Try it: The records below need to be printed in full. Keep each one exact.

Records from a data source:
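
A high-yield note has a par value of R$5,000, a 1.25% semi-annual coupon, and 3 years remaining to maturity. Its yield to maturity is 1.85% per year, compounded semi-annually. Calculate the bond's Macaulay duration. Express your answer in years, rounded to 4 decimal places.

2.9533 years

Periodic yield y = 0.00925. Discount each cash flow and weight by its period:
  t   CF        PV=CF/(1+0.00925)^t    t·PV
  1        31.25        30.9636        30.9636
  2        31.25        30.6798        61.3596
  3        31.25        30.3986        91.1958
  4        31.25        30.1200       120.4800
  5        31.25        29.8439       149.2197
  6     5,031.25     4,760.8374    28,565.0244
  Σ                  4,912.8433    29,018.2432
Price P = Σ PV = 4,912.8433.
Macaulay duration = Σ(t·PV) / P = 29,018.2432 / 4,912.8433 = 5.90661 half-year periods.
In years: 5.90661 / 2 = 2.95330 years.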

Result below:
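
A high-yield note has a par value of R$5,000, a 1.25% semi-annual coupon, and 3 years remaining to maturity. Its yield to maturity is 1.85% per year, compounded semi-annually. Calculate the bond's Macaulay duration. Express your answer in years, rounded to 4 decimal places.

2.9533 years

Periodic yield y = 0.00925. Discount each cash flow and weight by its period:
  t   CF        PV=CF/(1+0.00925)^t    t·PV
  1        31.25        30.9636        30.9636
  2        31.25        30.6798        61.3596
  3        31.25        30.3986        91.1958
  4        31.25        30.1200       120.4800
  5        31.25        29.8439       149.2197
  6     5,031.25     4,760.8374    28,565.0244
  Σ                  4,912.8433    29,018.2432
Price P = Σ PV = 4,912.8433.
Macaulay duration = Σ(t·PV) / P = 29,018.2432 / 4,912.8433 = 5.90661 half-year periods.
In years: 5.90661 / 2 = 2.95330 years.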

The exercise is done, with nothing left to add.